* _Problem requirements_:
Below are the entries. Transcribe exactly the lines from the one with "- Ben: male, unaffected; founder" through the one with "- Fatima: female, affected; founder", ends included, and leave out all others.

* _Exercise data_:
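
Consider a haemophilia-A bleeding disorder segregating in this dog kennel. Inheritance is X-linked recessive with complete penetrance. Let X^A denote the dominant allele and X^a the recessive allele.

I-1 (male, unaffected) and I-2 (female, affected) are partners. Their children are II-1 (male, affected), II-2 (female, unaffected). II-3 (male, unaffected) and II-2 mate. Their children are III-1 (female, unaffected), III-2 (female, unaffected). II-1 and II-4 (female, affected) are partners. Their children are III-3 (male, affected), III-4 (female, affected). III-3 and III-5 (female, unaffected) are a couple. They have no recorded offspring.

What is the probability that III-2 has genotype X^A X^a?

1/2

II-3 is unaffected, so II-3 is X^A Y.
II-2 is unaffected so carries A and received a from I-2 (X^a X^a), so II-2 is X^A X^a.
Their cross gives offspring ratios 1/2 X^A X^A : 1/2 X^A X^a. Conditioning on III-2 being unaffected, P(X^A X^a) = 1/2 / 1 = 1/2.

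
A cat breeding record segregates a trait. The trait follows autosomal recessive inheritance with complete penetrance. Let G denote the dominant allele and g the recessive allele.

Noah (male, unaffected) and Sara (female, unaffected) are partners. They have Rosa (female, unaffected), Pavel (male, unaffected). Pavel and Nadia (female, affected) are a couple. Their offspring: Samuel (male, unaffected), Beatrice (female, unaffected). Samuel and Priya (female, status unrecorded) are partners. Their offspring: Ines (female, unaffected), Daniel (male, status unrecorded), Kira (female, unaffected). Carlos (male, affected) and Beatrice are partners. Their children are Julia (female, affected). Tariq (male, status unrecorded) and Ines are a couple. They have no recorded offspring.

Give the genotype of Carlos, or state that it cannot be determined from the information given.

Carlos is affected, so Carlos is gg.

gg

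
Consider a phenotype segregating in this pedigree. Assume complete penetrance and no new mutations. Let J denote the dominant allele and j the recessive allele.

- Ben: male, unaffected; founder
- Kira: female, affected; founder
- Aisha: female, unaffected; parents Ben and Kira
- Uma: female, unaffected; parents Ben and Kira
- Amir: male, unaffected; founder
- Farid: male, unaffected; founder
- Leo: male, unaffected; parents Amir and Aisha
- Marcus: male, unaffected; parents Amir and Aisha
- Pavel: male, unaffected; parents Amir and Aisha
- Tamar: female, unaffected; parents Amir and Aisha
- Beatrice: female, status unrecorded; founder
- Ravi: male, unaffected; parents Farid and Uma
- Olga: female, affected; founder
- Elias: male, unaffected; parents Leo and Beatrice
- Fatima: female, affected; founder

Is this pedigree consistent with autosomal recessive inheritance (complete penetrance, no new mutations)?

Yes

A consistent assignment under autosomal recessive exists: Ben JJ, Kira jj, Aisha Jj, Uma Jj, Amir JJ, Farid JJ, Leo JJ, Marcus JJ, Pavel JJ, Tamar JJ, Beatrice JJ, Ravi JJ, Olga jj, Elias JJ, Fatima jj.
In this assignment every recorded phenotype matches its genotype and every non-founder's genotype is obtainable from its parents' genotypes, so the pedigree is consistent.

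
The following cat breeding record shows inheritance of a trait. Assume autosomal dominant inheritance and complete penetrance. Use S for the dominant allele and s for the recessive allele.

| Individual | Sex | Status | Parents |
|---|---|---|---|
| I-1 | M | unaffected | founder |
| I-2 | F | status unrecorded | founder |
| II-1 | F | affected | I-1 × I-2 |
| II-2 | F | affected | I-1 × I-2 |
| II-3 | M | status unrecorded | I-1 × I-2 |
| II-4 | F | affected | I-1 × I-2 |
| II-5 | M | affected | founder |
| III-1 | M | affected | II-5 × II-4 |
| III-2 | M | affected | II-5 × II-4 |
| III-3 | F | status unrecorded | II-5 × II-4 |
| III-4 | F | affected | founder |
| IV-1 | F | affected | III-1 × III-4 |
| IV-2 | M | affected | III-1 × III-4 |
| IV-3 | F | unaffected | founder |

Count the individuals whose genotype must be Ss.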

* _Task answer_:
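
- Ben: male, unaffected; founder
- Kira: female, affected; founder
- Aisha: female, unaffected; parents Ben and Kira
- Uma: female, unaffected; parents Ben and Kira
- Amir: male, unaffected; founder
- Farid: male, unaffected; founder
- Leo: male, unaffected; parents Amir and Aisha
- Marcus: male, unaffected; parents Amir and Aisha
- Pavel: male, unaffected; parents Amir and Aisha
- Tamar: female, unaffected; parents Amir and Aisha
- Beatrice: female, status unrecorded; founder
- Ravi: male, unaffected; parents Farid and Uma
- Olga: female, affected; founder
- Elias: male, unaffected; parents Leo and Beatrice
- Fatima: female, affected; founder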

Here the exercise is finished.